- [ACTIVITY]:
Wherever a line in the data holds the word "undirected", pull that line out.

- [Stored items]:

*** Begin section ***

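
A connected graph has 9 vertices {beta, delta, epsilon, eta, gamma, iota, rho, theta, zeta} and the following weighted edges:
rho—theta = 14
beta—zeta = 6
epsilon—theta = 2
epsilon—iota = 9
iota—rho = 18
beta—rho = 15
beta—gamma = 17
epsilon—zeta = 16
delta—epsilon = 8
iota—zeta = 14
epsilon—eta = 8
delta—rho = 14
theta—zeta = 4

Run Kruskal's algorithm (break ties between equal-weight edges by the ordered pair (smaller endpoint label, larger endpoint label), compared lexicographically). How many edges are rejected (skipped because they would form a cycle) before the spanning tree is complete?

Kruskal's algorithm — process edges by increasing weight (ties by edge label):
epsilon—theta (2): add — endpoints in different components.
theta—zeta (4): add — endpoints in different components.
beta—zeta (6): add — endpoints in different components.
delta—epsilon (8): add — endpoints in different components.
epsilon—eta (8): add — endpoints in different components.
epsilon—iota (9): add — endpoints in different components.
delta—rho (14): add — endpoints in different components.
iota—zeta (14): skip — iota and zeta already connected.
rho—theta (14): skip — theta and rho already connected.
beta—rho (15): skip — beta and rho already connected.
epsilon—zeta (16): skip — epsilon and zeta already connected.
beta—gamma (17): add — endpoints in different components.
Edges rejected before the tree was complete: 4.

4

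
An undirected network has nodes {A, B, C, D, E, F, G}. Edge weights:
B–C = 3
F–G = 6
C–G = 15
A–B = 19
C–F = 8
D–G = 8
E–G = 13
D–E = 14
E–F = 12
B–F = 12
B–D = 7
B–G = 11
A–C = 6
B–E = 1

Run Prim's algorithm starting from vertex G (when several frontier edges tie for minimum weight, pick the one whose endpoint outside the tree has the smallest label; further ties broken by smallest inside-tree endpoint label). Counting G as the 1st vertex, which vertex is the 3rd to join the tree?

C

Prim's algorithm from G:
Step 1: frontier [F–G 6, D–G 8, B–G 11, E–G 13, C–G 15] → take F–G (6); add F.
Step 2: frontier [C–F 8, B–F 12, E–F 12, D–G 8, B–G 11, E–G 13, C–G 15] → take C–F (8); add C.
Step 3: frontier [B–C 3, A–C 6, B–F 12, E–F 12, D–G 8, B–G 11, E–G 13] → take B–C (3); add B.
Step 4: frontier [B–E 1, B–D 7, A–B 19, A–C 6, E–F 12, D–G 8, E–G 13] → take B–E (1); add E.
Step 5: frontier [B–D 7, A–B 19, A–C 6, D–E 14, D–G 8] → take A–C (6); add A.
Step 6: frontier [B–D 7, D–E 14, D–G 8] → take B–D (7); add D.
Vertex order: G, F, C, B, E, A, D. The 3rd vertex is C.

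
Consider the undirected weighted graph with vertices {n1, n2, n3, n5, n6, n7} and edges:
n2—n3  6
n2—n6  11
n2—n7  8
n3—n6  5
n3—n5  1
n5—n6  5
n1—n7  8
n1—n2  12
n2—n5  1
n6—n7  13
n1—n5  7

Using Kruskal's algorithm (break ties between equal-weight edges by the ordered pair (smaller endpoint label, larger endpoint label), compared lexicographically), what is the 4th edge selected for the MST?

Sort edges by weight, then run Kruskal:
n2—n5 (1): add. Components now {n3} {n1} {n2,n5} {n7} {n6}
n3—n5 (1): add. Components now {n2,n3,n5} {n1} {n7} {n6}
n3—n6 (5): add. Components now {n2,n3,n5,n6} {n1} {n7}
n5—n6 (5): skip — n5 and n6 already connected.
n2—n3 (6): skip — n3 and n2 already connected.
n1—n5 (7): add. Components now {n1,n2,n3,n5,n6} {n7}
n1—n7 (8): add. Components now {n1,n2,n3,n5,n6,n7}
The 4th edge added is n1—n5.

n1-n5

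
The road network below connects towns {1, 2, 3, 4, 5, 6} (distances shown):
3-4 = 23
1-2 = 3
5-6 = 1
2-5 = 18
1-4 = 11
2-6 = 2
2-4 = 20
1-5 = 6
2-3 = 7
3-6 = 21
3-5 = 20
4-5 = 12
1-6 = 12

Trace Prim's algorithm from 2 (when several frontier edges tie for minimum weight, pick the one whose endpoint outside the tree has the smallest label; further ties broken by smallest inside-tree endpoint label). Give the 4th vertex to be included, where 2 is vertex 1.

Grow the tree from 2 using Prim:
Step 1: frontier [2-6 2, 1-2 3, 2-3 7, 2-5 18, 2-4 20] → take 2-6 (2); add 6.
Step 2: frontier [1-2 3, 2-3 7, 2-5 18, 2-4 20, 5-6 1, 1-6 12, 3-6 21] → take 5-6 (1); add 5.
Step 3: frontier [1-2 3, 2-3 7, 2-4 20, 1-5 6, 4-5 12, 3-5 20, 1-6 12, 3-6 21] → take 1-2 (3); add 1.
Step 4: frontier [1-4 11, 2-3 7, 2-4 20, 4-5 12, 3-5 20, 3-6 21] → take 2-3 (7); add 3.
Step 5: frontier [1-4 11, 2-4 20, 3-4 23, 4-5 12] → take 1-4 (11); add 4.
Vertex order: 2, 6, 5, 1, 3, 4. The 4th vertex is 1.

1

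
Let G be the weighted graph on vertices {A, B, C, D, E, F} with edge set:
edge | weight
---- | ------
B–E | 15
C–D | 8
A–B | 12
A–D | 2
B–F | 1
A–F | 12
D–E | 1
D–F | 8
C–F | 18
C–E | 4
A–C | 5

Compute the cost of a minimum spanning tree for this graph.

16

Kruskal: consider edges lightest-first.
B–F (1): add — endpoints in different components.
D–E (1): add — endpoints in different components.
A–D (2): add — endpoints in different components.
C–E (4): add — endpoints in different components.
A–C (5): skip — A and C already connected.
C–D (8): skip — C and D already connected.
D–F (8): add — endpoints in different components.
MST edges: B–F, D–E, A–D, C–E, D–F; total weight 1+1+2+4+8 = 16.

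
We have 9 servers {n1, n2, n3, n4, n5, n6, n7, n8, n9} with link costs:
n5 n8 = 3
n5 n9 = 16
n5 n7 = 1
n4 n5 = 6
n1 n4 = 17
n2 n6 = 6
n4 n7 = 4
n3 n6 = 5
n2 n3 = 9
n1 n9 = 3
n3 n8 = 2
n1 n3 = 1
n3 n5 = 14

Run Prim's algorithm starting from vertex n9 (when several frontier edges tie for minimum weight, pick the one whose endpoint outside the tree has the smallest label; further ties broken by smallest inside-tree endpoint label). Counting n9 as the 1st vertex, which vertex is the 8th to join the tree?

n6

Grow the tree from n9 using Prim:
Step 1: cheapest edge leaving the tree is n1 n9 (3); add n1.
Step 2: cheapest edge leaving the tree is n1 n3 (1); add n3.
Step 3: cheapest edge leaving the tree is n3 n8 (2); add n8.
Step 4: cheapest edge leaving the tree is n5 n8 (3); add n5.
Step 5: cheapest edge leaving the tree is n5 n7 (1); add n7.
Step 6: cheapest edge leaving the tree is n4 n7 (4); add n4.
Step 7: cheapest edge leaving the tree is n3 n6 (5); add n6.
Step 8: cheapest edge leaving the tree is n2 n6 (6); add n2.
Vertex order: n9, n1, n3, n8, n5, n7, n4, n6, n2. The 8th vertex is n6.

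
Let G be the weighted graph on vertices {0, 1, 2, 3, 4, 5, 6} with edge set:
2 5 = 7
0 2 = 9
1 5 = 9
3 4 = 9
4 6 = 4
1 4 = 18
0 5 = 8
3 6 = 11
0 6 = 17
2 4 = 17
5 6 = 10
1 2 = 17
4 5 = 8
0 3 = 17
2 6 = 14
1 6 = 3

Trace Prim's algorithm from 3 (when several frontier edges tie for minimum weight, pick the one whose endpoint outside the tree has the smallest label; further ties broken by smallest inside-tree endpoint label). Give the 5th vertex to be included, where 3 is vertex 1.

5

Prim, starting at 3.
Step 1: cheapest edge leaving the tree is 3 4 (9); add 4.
Step 2: cheapest edge leaving the tree is 4 6 (4); add 6.
Step 3: cheapest edge leaving the tree is 1 6 (3); add 1.
Step 4: cheapest edge leaving the tree is 4 5 (8); add 5.
Step 5: cheapest edge leaving the tree is 2 5 (7); add 2.
Step 6: cheapest edge leaving the tree is 0 5 (8); add 0.
Vertex order: 3, 4, 6, 1, 5, 2, 0. The 5th vertex is 5.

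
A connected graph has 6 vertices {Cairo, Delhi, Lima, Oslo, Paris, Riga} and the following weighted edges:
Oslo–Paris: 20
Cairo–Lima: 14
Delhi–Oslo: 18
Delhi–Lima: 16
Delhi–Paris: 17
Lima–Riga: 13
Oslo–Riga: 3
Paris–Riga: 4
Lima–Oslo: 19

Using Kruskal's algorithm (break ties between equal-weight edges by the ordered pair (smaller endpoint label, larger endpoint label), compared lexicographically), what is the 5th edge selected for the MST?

Delhi-Lima

Sort edges by weight, then run Kruskal:
Oslo–Riga (3): add. Components now {Lima} {Cairo} {Oslo,Riga} {Paris} {Delhi}
Paris–Riga (4): add. Components now {Lima} {Cairo} {Oslo,Paris,Riga} {Delhi}
Lima–Riga (13): add. Components now {Lima,Oslo,Paris,Riga} {Cairo} {Delhi}
Cairo–Lima (14): add. Components now {Cairo,Lima,Oslo,Paris,Riga} {Delhi}
Delhi–Lima (16): add. Components now {Cairo,Delhi,Lima,Oslo,Paris,Riga}
The 5th edge added is Delhi–Lima.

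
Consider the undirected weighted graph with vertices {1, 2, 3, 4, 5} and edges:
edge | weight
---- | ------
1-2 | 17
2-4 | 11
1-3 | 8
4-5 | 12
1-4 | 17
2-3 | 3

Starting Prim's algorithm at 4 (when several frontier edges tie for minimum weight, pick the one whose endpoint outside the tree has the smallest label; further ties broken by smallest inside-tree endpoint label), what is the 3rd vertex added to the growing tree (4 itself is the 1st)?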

*** End section ***

- [EXPECTED ANSWER]:
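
An undirected network has nodes {A, B, C, D, E, F, G}. Edge weights:
Consider the undirected weighted graph with vertices {n1, n2, n3, n5, n6, n7} and edges:
Consider the undirected weighted graph with vertices {1, 2, 3, 4, 5} and edges: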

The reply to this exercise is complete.